> [SUPPLIED MATERIAL]:
━━━━━━━━━━━━━━━━━━━━━━━━━━━━━━
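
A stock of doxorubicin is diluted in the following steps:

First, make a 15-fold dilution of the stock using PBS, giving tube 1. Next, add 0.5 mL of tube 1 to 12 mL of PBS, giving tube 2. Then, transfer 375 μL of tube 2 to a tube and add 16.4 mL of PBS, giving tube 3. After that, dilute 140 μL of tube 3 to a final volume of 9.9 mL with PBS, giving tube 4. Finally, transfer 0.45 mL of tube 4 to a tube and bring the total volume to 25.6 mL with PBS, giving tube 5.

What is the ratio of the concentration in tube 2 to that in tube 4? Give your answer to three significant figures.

3.16 × 10^3

Step 1: 15-fold → factor 15
Step 2: 0.5 mL + 12 mL = 12.5 mL total → factor 12.5/0.5 = 25
Step 3: 375 μL + 16.4 mL = 16775 μL total → factor 16775/375 = 44.733
Step 4: 140 μL brought to 9.9 mL → factor 9900/140 = 70.714
Dilution factor to tube 2 = 375; to tube 4 = 1.1862 × 10^6
[tube 2]/[tube 4] = (factor to tube 4)/(factor to tube 2) = 1.1862 × 10^6/375 = 3.16 × 10^3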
━━━━━━━━━━━━━━━━━━━━━━━━━━━━━━
> [WORK REQUIRED]: Please give back all of the data exactly as it appears.

> [RESPONSE AREA]:
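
A stock of doxorubicin is diluted in the following steps:

First, make a 15-fold dilution of the stock using PBS, giving tube 1. Next, add 0.5 mL of tube 1 to 12 mL of PBS, giving tube 2. Then, transfer 375 μL of tube 2 to a tube and add 16.4 mL of PBS, giving tube 3. After that, dilute 140 μL of tube 3 to a final volume of 9.9 mL with PBS, giving tube 4. Finally, transfer 0.45 mL of tube 4 to a tube and bring the total volume to 25.6 mL with PBS, giving tube 5.

What is the ratio of the concentration in tube 2 to that in tube 4? Give your answer to three significant figures.

3.16 × 10^3

Step 1: 15-fold → factor 15
Step 2: 0.5 mL + 12 mL = 12.5 mL total → factor 12.5/0.5 = 25
Step 3: 375 μL + 16.4 mL = 16775 μL total → factor 16775/375 = 44.733
Step 4: 140 μL brought to 9.9 mL → factor 9900/140 = 70.714
Dilution factor to tube 2 = 375; to tube 4 = 1.1862 × 10^6
[tube 2]/[tube 4] = (factor to tube 4)/(factor to tube 2) = 1.1862 × 10^6/375 = 3.16 × 10^3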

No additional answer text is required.